# About this task:
Down to the final line, write out the data below exactly.

Stored data:

********************

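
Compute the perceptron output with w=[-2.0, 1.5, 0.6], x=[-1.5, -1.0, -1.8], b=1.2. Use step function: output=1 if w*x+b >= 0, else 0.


z = w . x + b
= -2.0*-1.5 + 1.5*-1.0 + 0.6*-1.8 + 1.2
= 3.0 + -1.5 + -1.08 + 1.2
= 0.42 + 1.2
= 1.62
Since z = 1.62 >= 0, output = 1

1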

********************

# Your response:
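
Compute the perceptron output with w=[-2.0, 1.5, 0.6], x=[-1.5, -1.0, -1.8], b=1.2. Use step function: output=1 if w*x+b >= 0, else 0.


z = w . x + b
= -2.0*-1.5 + 1.5*-1.0 + 0.6*-1.8 + 1.2
= 3.0 + -1.5 + -1.08 + 1.2
= 0.42 + 1.2
= 1.62
Since z = 1.62 >= 0, output = 1

1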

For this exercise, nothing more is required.